*** Block opens ***

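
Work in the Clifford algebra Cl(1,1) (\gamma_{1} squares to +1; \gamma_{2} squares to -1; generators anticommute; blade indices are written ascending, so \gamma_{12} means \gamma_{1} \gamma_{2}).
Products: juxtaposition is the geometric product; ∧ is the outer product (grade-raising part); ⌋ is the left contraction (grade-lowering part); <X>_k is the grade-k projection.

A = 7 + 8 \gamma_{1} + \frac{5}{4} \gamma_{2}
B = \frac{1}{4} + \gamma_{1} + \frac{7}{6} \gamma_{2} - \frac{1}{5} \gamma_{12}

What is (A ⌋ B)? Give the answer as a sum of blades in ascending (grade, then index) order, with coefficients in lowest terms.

step 1: \frac{199}{24} + \frac{27}{4} \gamma_{1} + \frac{197}{30} \gamma_{2} - \frac{7}{5} \gamma_{12}
Answer: \frac{199}{24} + \frac{27}{4} \gamma_{1} + \frac{197}{30} \gamma_{2} - \frac{7}{5} \gamma_{12}


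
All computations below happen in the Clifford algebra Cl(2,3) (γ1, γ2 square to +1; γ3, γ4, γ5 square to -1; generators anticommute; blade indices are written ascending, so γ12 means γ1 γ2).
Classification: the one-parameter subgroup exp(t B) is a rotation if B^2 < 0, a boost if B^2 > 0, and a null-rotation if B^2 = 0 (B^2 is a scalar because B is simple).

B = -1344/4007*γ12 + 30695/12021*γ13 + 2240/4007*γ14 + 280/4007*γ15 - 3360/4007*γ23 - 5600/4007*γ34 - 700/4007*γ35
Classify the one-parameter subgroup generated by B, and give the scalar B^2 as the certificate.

B^2 term by term: the squares give (-1344/4007)^2*(γ12)^2 + (30695/12021)^2*(γ13)^2 + (2240/4007)^2*(γ14)^2 + (280/4007)^2*(γ15)^2 + (-3360/4007)^2*(γ23)^2 + (-5600/4007)^2*(γ34)^2 + (-700/4007)^2*(γ35)^2 = 1806336/16056049*(-1) + 942183025/144504441*(+1) + 5017600/16056049*(+1) + 78400/16056049*(+1) + 11289600/16056049*(+1) + 31360000/16056049*(-1) + 490000/16056049*(-1) = 49/9 (each basis 2-blade squares to minus the product of its generators' squares); cross terms between blades sharing an index anticommute and cancel; the commuting (index-disjoint) pairs give grade-4 terms 2*c*c'*(blade product), which cancel blade by blade — γ1234: 15052800/16056049 - 15052800/16056049 = 0; γ1235: 1881600/16056049 - 1881600/16056049 = 0; γ1345: 3136000/16056049 - 3136000/16056049 = 0 — confirming B is simple. So B^2 = 49/9.
Answer: boost, certificate B^2 = 49/9. One invariant decides it: the square 49/9 survives every conjugation, and its sign is exactly the classification.


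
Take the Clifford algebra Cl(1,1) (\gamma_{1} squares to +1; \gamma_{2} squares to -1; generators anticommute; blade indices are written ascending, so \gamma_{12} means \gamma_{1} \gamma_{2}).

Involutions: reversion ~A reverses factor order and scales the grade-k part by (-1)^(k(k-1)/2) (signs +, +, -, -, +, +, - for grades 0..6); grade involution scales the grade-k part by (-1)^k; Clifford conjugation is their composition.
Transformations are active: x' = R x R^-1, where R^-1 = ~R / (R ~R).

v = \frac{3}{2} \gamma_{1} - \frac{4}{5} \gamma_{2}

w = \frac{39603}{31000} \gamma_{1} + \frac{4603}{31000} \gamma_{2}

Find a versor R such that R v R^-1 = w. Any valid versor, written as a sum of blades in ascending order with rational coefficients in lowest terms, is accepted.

Here q(v) = q(w) = \frac{161}{100}; the classical choice R = v + w = \frac{86103}{31000} \gamma_{1} - \frac{20197}{31000} \gamma_{2} then realises v -> w under the sandwich.
Answer: \frac{86103}{31000} \gamma_{1} - \frac{20197}{31000} \gamma_{2}


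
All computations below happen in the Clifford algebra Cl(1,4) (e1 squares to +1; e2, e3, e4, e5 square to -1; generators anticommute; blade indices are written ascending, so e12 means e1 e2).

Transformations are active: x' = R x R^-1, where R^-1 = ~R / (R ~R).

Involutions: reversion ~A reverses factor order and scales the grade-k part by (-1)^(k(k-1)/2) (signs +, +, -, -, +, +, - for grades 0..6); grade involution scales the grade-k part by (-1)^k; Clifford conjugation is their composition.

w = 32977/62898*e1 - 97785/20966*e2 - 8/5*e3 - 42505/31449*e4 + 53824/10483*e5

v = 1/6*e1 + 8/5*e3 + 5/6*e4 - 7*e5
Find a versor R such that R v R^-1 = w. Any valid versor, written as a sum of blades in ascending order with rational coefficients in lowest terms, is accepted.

Take R = v + w = 21730/31449*e1 - 97785/20966*e2 - 10865/20966*e4 - 19557/10483*e5. Because q(v) = q(w) = -3917/75, conjugation by R sends v exactly to w.
Answer: 21730/31449*e1 - 97785/20966*e2 - 10865/20966*e4 - 19557/10483*e5


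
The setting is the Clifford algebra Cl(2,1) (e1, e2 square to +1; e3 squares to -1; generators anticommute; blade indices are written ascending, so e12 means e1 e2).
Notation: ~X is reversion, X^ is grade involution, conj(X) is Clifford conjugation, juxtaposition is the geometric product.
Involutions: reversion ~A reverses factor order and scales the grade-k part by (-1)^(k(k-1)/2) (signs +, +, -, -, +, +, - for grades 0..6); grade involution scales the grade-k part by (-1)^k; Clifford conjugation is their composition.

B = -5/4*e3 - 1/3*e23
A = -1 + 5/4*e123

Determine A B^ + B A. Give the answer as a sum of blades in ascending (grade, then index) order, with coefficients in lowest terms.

first term: -5/12*e1 - 5/4*e3 - 25/16*e12 + 1/3*e23
second term: -5/12*e1 + 5/4*e3 + 25/16*e12 + 1/3*e23
Answer: -5/6*e1 + 2/3*e23


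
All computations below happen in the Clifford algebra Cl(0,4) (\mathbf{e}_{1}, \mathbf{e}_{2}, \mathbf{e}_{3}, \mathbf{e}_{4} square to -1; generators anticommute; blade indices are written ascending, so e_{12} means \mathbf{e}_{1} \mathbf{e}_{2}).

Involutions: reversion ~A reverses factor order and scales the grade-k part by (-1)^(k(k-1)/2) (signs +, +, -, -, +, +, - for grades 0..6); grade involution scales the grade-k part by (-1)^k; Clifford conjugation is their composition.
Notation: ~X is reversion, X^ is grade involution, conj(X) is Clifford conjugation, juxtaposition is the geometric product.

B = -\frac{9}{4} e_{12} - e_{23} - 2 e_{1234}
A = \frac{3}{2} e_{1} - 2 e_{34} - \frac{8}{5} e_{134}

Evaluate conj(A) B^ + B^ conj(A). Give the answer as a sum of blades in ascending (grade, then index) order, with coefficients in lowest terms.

first term: -\frac{7}{40} e_{2} + 4 e_{12} - 2 e_{24} + \frac{3}{2} e_{123} + \frac{8}{5} e_{124} - \frac{33}{5} e_{234} - \frac{9}{2} e_{1234}
second term: \frac{7}{40} e_{2} + 4 e_{12} + 2 e_{24} + \frac{3}{2} e_{123} - \frac{8}{5} e_{124} + \frac{33}{5} e_{234} - \frac{9}{2} e_{1234}
Answer: 8 e_{12} + 3 e_{123} - 9 e_{1234}


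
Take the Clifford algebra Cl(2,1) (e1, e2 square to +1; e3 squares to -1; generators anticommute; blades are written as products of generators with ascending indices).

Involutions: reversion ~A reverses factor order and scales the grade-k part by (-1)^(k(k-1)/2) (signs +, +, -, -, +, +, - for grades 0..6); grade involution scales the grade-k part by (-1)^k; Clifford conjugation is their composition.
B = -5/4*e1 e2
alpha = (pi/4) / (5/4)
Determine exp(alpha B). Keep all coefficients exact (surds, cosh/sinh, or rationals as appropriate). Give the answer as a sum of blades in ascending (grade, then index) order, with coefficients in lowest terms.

B^2 = (-5/4)^2*(e1 e2)^2 = 25/16*(-1) = -25/16 (a basis 2-blade squares to minus the product of its generators' squares).
B^2 = -25/16 — circular case — the even/odd split gives cos and sin: l = 5/4, alpha*l = pi/4, so exp(alpha B) = cos(pi/4) + (sin(pi/4)/(5/4))*B = sqrt(2)/2 + (2*sqrt(2)/5)*B.
Answer: sqrt(2)/2 - sqrt(2)/2*e1 e2


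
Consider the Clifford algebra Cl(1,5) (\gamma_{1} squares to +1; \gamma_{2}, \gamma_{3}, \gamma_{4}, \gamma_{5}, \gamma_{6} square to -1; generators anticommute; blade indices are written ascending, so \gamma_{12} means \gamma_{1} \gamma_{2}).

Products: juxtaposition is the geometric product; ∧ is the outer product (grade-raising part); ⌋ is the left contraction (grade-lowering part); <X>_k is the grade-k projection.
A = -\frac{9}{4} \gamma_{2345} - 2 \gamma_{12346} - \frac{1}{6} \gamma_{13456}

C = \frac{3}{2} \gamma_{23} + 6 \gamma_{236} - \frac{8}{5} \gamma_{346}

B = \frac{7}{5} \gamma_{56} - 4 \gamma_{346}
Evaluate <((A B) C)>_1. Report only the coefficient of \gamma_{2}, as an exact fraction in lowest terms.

step 1: 8 \gamma_{12} + \frac{2}{3} \gamma_{15} + \frac{7}{30} \gamma_{134} - 9 \gamma_{256} + \frac{63}{20} \gamma_{2346} - \frac{14}{5} \gamma_{12345}
step 2: -\frac{126}{25} \gamma_{2} + \frac{189}{10} \gamma_{4} - 12 \gamma_{13} + \frac{28}{75} \gamma_{16} - 54 \gamma_{35} - \frac{189}{40} \gamma_{46} + \frac{7}{20} \gamma_{124} - 48 \gamma_{136} + \frac{21}{5} \gamma_{145} + \frac{27}{2} \gamma_{356} + \gamma_{1235} + \frac{7}{5} \gamma_{1246} - \frac{112}{25} \gamma_{1256} + \frac{84}{5} \gamma_{1456} - \frac{72}{5} \gamma_{2345} - \frac{64}{5} \gamma_{12346} + 4 \gamma_{12356} - \frac{16}{15} \gamma_{13456}
step 3: -\frac{126}{25} \gamma_{2} + \frac{189}{10} \gamma_{4}
Answer: -\frac{126}{25}


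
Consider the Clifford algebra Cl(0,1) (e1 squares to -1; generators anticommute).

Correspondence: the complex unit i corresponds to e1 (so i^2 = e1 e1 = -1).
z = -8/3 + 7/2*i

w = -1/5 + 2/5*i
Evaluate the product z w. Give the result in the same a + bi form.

In blades: z = -8/3 + 7/2*e1, w = -1/5 + 2/5*e1.
Distribute z over w term by term (generator squares from the signature, products reordered to ascending indices): (-8/3)*w = 8/15 - 16/15*e1; (7/2*e1)*w = -7/5 - 7/10*e1.
Sum: -13/15 - 53/30*e1; translating back through the correspondence:
Answer: -13/15 - 53/30*i


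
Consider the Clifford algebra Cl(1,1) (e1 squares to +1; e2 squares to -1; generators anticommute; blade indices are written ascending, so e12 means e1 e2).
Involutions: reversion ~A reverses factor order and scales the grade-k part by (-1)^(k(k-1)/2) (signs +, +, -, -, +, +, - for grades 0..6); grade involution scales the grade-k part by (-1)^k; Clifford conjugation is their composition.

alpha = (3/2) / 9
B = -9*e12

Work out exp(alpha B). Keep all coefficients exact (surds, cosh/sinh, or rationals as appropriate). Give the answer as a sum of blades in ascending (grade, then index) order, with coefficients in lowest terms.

B^2 = (-9)^2*(e12)^2 = 81*(+1) = 81 (a basis 2-blade squares to minus the product of its generators' squares).
B^2 = 81 — B^2 > 0, so the exponential closes hyperbolically: l = 9, alpha*l = 3/2, so exp(alpha B) = cosh(3/2) + (sinh(3/2)/9)*B = cosh(3/2) + (sinh(3/2)/9)*B.
Answer: cosh(3/2) - sinh(3/2)*e12


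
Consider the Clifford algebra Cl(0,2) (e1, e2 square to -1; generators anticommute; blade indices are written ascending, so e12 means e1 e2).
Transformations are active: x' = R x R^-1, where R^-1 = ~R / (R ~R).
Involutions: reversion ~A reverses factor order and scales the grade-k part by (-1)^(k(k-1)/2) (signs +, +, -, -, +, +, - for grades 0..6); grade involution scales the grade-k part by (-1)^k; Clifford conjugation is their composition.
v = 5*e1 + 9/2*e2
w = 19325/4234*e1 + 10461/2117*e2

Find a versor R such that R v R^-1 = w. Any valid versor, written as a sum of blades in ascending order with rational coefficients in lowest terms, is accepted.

Equal squares first: v^2 = w^2 = -181/4. Then v + w = 40495/4234*e1 + 39975/4234*e2 is a versor taking v to w, provided it is invertible.
Answer: 40495/4234*e1 + 39975/4234*e2


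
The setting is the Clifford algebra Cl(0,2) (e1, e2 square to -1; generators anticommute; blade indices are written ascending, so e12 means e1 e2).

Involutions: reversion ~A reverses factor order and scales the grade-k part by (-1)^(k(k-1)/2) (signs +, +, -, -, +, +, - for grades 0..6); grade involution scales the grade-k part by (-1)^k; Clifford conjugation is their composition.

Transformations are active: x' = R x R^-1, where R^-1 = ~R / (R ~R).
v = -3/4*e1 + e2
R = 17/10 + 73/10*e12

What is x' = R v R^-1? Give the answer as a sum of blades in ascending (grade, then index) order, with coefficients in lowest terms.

~R = 17/10 - 73/10*e12, and R ~R = 2809/50, so R^-1 = ~R / (2809/50).
R v = -343/40*e1 - 151/40*e2
Answer: 649/2809*e1 - 13803/11236*e2


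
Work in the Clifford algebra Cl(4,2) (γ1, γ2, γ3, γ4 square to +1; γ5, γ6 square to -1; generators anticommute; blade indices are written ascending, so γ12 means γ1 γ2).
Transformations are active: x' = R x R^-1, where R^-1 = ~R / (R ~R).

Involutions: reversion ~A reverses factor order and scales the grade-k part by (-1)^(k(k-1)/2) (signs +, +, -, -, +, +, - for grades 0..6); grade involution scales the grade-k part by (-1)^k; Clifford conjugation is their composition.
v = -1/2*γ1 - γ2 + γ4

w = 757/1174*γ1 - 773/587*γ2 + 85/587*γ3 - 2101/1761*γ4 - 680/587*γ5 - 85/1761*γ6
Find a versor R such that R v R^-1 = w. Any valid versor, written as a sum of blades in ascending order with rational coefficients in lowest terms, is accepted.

Why this works: both vectors square to 9/4, so q(v) = q(w) and R = v + w = 85/587*γ1 - 1360/587*γ2 + 85/587*γ3 - 340/1761*γ4 - 680/587*γ5 - 85/1761*γ6 carries v to w — its own direction survives, the complement (v - w)/2 flips.
Answer: 85/587*γ1 - 1360/587*γ2 + 85/587*γ3 - 340/1761*γ4 - 680/587*γ5 - 85/1761*γ6


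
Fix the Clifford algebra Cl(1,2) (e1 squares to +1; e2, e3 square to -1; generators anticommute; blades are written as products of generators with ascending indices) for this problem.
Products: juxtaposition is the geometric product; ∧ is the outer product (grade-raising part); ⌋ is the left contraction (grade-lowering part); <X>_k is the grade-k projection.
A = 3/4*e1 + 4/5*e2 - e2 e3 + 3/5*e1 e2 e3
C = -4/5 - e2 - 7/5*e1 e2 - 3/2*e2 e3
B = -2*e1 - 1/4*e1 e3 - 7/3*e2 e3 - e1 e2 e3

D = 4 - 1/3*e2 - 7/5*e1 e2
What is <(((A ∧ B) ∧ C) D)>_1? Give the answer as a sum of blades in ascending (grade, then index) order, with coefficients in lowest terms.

step 1: 8/5*e1 e2 + 9/20*e1 e2 e3
step 2: -32/25*e1 e2 - 9/25*e1 e2 e3
step 3: 224/125 - 32/75*e1 + 63/125*e3 - 128/25*e1 e2 + 3/25*e1 e3 - 36/25*e1 e2 e3
step 4: -32/75*e1 + 63/125*e3
Answer: -32/75*e1 + 63/125*e3


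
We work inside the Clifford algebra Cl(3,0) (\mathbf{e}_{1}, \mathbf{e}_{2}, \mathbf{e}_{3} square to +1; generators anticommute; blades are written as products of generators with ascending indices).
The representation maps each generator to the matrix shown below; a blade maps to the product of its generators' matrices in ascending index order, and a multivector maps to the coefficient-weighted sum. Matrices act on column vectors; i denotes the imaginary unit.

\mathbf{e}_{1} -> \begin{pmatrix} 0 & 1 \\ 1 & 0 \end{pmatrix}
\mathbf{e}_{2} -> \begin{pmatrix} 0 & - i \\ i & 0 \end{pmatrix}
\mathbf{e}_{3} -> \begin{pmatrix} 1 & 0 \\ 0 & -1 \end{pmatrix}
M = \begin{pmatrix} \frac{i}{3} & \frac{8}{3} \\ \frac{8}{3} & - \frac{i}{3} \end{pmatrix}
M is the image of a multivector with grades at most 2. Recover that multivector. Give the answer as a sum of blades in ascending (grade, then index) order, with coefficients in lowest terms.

Method: 1, rho(e_{1}), rho(e_{2}), rho(e_{3}) form a trace-orthogonal basis of the 2x2 complex matrices (tr(X Y) = 2 if X = Y, else 0), so M = m0*1 + m1*rho(e_{1}) + m2*rho(e_{2}) + m3*rho(e_{3}) with m0 = tr(M)/2 = 0, m1 = tr(M rho(e_{1}))/2 = \frac{8}{3}, m2 = tr(M rho(e_{2}))/2 = 0, m3 = tr(M rho(e_{3}))/2 = \frac{i}{3}.
Multiplying table entries, the bivector images are rho(e_{1} e_{2}) = i*rho(e_{3}), rho(e_{1} e_{3}) = -i*rho(e_{2}), rho(e_{2} e_{3}) = i*rho(e_{1}); with real blade coefficients the real parts of m0..m3 are the coefficients of 1, e_{1}, e_{2}, e_{3} and the imaginary parts give the bivectors (e_{2} e_{3}: Im m1, e_{1} e_{3}: -Im m2, e_{1} e_{2}: Im m3).
Answer: \frac{8}{3} e_{1} + \frac{1}{3} e_{1} e_{2}


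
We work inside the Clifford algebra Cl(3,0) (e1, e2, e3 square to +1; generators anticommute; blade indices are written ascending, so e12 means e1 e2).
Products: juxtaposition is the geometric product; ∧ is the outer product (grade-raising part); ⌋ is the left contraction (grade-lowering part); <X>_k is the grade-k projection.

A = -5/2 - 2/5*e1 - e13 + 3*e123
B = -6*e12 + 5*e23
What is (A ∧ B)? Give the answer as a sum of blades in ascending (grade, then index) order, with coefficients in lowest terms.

step 1: 15*e12 - 25/2*e23 - 2*e123
Answer: 15*e12 - 25/2*e23 - 2*e123


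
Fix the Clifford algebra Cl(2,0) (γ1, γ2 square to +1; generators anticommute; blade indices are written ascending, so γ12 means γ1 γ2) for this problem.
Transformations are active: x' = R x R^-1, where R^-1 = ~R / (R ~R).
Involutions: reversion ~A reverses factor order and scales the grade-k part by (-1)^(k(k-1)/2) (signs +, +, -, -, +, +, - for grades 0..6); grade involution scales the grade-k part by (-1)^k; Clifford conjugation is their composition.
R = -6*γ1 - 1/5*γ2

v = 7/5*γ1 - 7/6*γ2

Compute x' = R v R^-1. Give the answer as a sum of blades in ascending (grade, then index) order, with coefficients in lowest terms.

~R = -6*γ1 - 1/5*γ2, and R ~R = 901/25, so R^-1 = ~R / (901/25).
R v = -49/6 + 182/25*γ12
Answer: 5943/4505*γ1 + 6797/5406*γ2


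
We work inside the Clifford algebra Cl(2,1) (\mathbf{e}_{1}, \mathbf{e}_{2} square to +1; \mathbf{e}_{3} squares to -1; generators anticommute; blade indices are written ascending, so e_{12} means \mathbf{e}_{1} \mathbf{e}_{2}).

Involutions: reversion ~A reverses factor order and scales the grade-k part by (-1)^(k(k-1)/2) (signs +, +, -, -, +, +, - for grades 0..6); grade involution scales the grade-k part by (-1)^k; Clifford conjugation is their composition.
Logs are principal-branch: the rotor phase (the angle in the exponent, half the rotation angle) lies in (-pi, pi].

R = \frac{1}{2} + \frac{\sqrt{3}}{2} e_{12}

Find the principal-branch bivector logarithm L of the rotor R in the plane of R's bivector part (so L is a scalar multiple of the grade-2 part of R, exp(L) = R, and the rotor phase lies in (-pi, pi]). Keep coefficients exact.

The scalar part of R is \frac{1}{2}, so the principal-branch rotor phase is pinned; divide the bivector part by its sine to get the unit plane — L is the phase times that plane.
Concretely: cos(phase) = \frac{1}{2} gives phase = ±\frac{\pi}{3}, and since phase/sin(phase) is even the sign is immaterial: L = (phase/sin(phase)) * <R>_2 = (\frac{2 \sqrt{3} \pi}{9}) * <R>_2.
Answer: \frac{\pi}{3} e_{12}


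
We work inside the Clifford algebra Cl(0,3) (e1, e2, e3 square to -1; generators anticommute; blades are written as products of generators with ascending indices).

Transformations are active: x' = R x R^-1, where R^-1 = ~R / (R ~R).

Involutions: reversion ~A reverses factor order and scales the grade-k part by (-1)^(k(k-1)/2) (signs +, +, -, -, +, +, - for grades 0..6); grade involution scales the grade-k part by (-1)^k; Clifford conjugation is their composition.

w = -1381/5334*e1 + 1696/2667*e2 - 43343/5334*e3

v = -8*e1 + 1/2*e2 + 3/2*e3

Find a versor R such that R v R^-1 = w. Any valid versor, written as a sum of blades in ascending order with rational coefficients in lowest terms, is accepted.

Take R = v + w = -44053/5334*e1 + 6059/5334*e2 - 17671/2667*e3. Because q(v) = q(w) = -133/2, conjugation by R sends v exactly to w.
Answer: -44053/5334*e1 + 6059/5334*e2 - 17671/2667*e3


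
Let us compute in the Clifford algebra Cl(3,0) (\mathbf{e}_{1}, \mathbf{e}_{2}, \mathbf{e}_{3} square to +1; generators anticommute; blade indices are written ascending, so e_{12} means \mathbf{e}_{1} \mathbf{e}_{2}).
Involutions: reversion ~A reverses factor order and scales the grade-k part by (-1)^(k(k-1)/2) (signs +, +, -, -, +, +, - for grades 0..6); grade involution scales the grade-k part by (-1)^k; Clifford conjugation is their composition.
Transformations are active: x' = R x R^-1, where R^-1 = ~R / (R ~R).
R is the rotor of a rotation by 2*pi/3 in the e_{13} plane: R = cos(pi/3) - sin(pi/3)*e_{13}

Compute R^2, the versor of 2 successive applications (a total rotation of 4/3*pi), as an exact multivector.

Because a rotor carries half the rotation angle, composing 2 copies of this e_{13}-plane rotor multiplies the phase: 2*(pi/3) = \frac{2 \pi}{3}, hence R^2 = cos(\frac{2 \pi}{3}) - sin(\frac{2 \pi}{3})*e_{13}.
cos(\frac{2 \pi}{3}) = - \frac{1}{2} and sin(\frac{2 \pi}{3}) = \frac{\sqrt{3}}{2}, so R^2 = -\frac{1}{2} - \frac{\sqrt{3}}{2} e_{13}. The net rotation is 4/3*pi; the rotor keeps the half-angle phase exactly.
Answer: -\frac{1}{2} - \frac{\sqrt{3}}{2} e_{13}


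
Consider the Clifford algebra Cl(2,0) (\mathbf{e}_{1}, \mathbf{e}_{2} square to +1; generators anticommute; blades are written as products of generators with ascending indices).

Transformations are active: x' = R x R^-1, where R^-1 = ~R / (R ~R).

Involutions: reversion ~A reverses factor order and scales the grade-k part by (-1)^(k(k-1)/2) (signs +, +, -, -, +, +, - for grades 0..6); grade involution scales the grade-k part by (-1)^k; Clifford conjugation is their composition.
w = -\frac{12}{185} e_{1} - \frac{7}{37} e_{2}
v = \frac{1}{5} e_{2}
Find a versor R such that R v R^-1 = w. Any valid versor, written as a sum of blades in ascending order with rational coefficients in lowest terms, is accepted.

Equal squares first: v^2 = w^2 = \frac{1}{25}. Then v + w = -\frac{12}{185} e_{1} + \frac{2}{185} e_{2} is a versor taking v to w, provided it is invertible.
Answer: -\frac{12}{185} e_{1} + \frac{2}{185} e_{2}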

*** Block closes ***

Filter these records, keeping every line where the word "begin" occurs.

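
\mathbf{e}_{1} -> \begin{pmatrix} 0 & 1 \\ 1 & 0 \end{pmatrix}
\mathbf{e}_{2} -> \begin{pmatrix} 0 & - i \\ i & 0 \end{pmatrix}
\mathbf{e}_{3} -> \begin{pmatrix} 1 & 0 \\ 0 & -1 \end{pmatrix}
M = \begin{pmatrix} \frac{i}{3} & \frac{8}{3} \\ \frac{8}{3} & - \frac{i}{3} \end{pmatrix}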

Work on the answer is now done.